ENTRIES SUPPLIED:
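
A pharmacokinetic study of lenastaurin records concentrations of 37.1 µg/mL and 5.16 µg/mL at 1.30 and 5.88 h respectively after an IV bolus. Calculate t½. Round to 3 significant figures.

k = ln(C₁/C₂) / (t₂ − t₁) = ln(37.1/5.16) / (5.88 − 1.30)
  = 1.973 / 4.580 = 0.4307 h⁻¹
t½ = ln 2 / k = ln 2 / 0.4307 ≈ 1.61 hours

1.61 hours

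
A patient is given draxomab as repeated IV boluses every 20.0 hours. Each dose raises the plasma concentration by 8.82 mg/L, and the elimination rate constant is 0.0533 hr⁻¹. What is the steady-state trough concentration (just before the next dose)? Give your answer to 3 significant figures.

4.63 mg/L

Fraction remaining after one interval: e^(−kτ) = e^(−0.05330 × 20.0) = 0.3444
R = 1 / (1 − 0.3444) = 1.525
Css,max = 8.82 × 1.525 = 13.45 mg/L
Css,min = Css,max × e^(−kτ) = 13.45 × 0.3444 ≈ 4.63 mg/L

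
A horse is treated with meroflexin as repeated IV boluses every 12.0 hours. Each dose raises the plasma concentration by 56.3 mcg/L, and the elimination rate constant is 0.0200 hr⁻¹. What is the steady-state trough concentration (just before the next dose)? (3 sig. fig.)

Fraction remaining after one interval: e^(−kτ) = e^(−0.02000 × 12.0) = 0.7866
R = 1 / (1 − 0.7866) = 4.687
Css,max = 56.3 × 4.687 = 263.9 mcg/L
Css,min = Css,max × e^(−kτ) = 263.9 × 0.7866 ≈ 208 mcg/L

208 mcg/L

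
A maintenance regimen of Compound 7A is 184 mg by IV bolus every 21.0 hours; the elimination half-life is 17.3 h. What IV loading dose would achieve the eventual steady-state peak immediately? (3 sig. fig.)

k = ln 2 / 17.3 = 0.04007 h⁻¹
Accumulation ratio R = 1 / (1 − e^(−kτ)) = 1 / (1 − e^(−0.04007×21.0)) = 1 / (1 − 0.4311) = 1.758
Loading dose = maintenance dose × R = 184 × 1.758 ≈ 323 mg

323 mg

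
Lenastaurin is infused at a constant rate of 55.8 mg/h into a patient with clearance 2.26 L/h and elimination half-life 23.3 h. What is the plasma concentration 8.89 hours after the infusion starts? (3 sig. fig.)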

==

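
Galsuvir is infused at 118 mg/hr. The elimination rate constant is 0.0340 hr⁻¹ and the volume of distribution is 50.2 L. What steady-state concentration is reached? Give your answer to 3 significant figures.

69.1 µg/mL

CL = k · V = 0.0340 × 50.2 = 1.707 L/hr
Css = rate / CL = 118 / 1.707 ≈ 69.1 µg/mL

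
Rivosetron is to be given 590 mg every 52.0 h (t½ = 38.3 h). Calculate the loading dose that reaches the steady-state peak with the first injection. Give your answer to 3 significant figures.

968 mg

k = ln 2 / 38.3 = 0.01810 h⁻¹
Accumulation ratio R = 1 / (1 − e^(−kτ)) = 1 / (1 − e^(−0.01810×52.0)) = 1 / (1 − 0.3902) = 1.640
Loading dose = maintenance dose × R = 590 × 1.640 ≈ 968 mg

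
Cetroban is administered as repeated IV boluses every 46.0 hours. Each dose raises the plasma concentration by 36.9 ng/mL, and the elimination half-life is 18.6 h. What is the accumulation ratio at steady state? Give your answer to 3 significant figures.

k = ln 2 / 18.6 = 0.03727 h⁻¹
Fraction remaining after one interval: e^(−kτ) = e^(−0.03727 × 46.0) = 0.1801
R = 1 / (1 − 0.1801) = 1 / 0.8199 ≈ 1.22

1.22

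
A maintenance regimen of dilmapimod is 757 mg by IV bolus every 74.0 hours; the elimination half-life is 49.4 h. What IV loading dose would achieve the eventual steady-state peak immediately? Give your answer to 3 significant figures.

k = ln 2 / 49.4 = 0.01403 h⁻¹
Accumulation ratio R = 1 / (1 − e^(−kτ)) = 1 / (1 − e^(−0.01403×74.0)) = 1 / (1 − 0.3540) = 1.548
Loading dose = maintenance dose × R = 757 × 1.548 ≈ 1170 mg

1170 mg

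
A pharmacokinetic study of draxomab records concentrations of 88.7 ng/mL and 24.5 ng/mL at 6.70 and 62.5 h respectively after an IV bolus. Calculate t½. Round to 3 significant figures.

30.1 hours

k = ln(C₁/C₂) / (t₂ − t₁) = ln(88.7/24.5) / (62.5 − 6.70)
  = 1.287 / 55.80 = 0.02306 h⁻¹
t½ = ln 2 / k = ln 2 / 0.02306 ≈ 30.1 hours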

* * *

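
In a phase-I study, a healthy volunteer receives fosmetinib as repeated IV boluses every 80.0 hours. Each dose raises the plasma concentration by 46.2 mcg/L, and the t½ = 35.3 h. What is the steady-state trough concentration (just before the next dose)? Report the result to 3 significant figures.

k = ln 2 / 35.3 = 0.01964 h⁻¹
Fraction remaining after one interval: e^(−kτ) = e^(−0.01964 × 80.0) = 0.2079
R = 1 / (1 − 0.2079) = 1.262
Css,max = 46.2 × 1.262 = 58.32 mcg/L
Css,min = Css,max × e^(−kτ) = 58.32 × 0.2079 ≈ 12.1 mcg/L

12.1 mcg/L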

TASK TO CARRY OUT:
What you return must be the lines above that run from the line with "A maintenance regimen of Compound" to the line with "Lenastaurin is infused", inclusive, each copied exactly.

OUTPUT OF THE TASK:
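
A maintenance regimen of Compound 7A is 184 mg by IV bolus every 21.0 hours; the elimination half-life is 17.3 h. What IV loading dose would achieve the eventual steady-state peak immediately? (3 sig. fig.)

k = ln 2 / 17.3 = 0.04007 h⁻¹
Accumulation ratio R = 1 / (1 − e^(−kτ)) = 1 / (1 − e^(−0.04007×21.0)) = 1 / (1 − 0.4311) = 1.758
Loading dose = maintenance dose × R = 184 × 1.758 ≈ 323 mg

323 mg

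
Lenastaurin is infused at a constant rate of 55.8 mg/h into a patient with clearance 2.26 L/h and elimination half-life 23.3 h. What is the plasma concentration 8.89 hours after the infusion starts? (3 sig. fig.)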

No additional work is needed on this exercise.